→ **Exercise description**: Produce word for word the lines of the data below running from the one that has "Count the number" to the one that has "((x1 NAND x3) XOR x3)", inclusive, and no others.

→ **Exercise material**:
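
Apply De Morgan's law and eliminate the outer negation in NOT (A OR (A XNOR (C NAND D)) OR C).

NOT A AND NOT (A XNOR (C NAND D)) AND NOT C
De Morgan's: NOT(OR of terms) = AND of negations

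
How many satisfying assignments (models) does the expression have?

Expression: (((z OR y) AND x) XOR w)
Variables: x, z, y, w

Satisfying assignments: (0,0,0,1), (0,0,1,1), (0,1,0,1), (0,1,1,1), (1,0,0,1), (1,0,1,0), (1,1,0,0), (1,1,1,0)
Count: 8 out of 16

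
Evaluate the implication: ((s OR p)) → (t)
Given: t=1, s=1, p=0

Antecedent ((s OR p)) = 1; consequent (t) = 1.
1 → 1 = 1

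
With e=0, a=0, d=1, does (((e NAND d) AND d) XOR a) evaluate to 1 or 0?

Substituting: (((0 NAND 1) AND 1) XOR 0)
= 1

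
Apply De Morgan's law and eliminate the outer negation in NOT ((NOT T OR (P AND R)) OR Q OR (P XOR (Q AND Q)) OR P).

NOT (NOT T OR (P AND R)) AND NOT Q AND NOT (P XOR (Q AND Q)) AND NOT P
De Morgan's: NOT(OR of terms) = AND of negations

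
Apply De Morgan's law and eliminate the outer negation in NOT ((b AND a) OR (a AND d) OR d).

NOT (b AND a) AND NOT (a AND d) AND NOT d
De Morgan's: NOT(OR of terms) = AND of negations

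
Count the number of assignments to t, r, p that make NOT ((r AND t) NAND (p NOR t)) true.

No assignment satisfies the expression.
Count: 0 out of 8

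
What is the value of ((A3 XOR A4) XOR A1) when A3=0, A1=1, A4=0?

Substituting: ((0 XOR 0) XOR 1)
= 1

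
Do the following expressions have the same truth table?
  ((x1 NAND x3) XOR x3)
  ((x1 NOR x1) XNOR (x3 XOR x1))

No. Counterexample: with x3=0, x1=0, Expression 1 = 1 but Expression 2 = 0.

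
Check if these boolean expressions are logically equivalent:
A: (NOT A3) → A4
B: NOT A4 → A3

Yes, Contrapositive is always equivalent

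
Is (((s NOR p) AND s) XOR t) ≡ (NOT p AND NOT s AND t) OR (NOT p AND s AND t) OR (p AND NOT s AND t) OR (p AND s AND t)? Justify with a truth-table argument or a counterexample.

Yes, they are equivalent — the two output columns agree on all 8 assignments:
p | s | t | Expression 1 | Expression 2
---------------------------------------
0 | 0 | 0 | 0 | 0
0 | 0 | 1 | 1 | 1
0 | 1 | 0 | 0 | 0
0 | 1 | 1 | 1 | 1
1 | 0 | 0 | 0 | 0
1 | 0 | 1 | 1 | 1
1 | 1 | 0 | 0 | 0
1 | 1 | 1 | 1 | 1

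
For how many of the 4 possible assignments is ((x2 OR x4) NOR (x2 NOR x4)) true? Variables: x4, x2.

No assignment satisfies the expression.
Count: 0 out of 4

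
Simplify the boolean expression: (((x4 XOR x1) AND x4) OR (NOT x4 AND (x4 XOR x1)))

By distribution ((E AND v) OR (E AND NOT v) = E):
= (x4 XOR x1)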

→ **Task result**:
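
Count the number of assignments to t, r, p that make NOT ((r AND t) NAND (p NOR t)) true.

No assignment satisfies the expression.
Count: 0 out of 8

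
What is the value of ((A3 XOR A4) XOR A1) when A3=0, A1=1, A4=0?

Substituting: ((0 XOR 0) XOR 1)
= 1

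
Do the following expressions have the same truth table?
  ((x1 NAND x3) XOR x3)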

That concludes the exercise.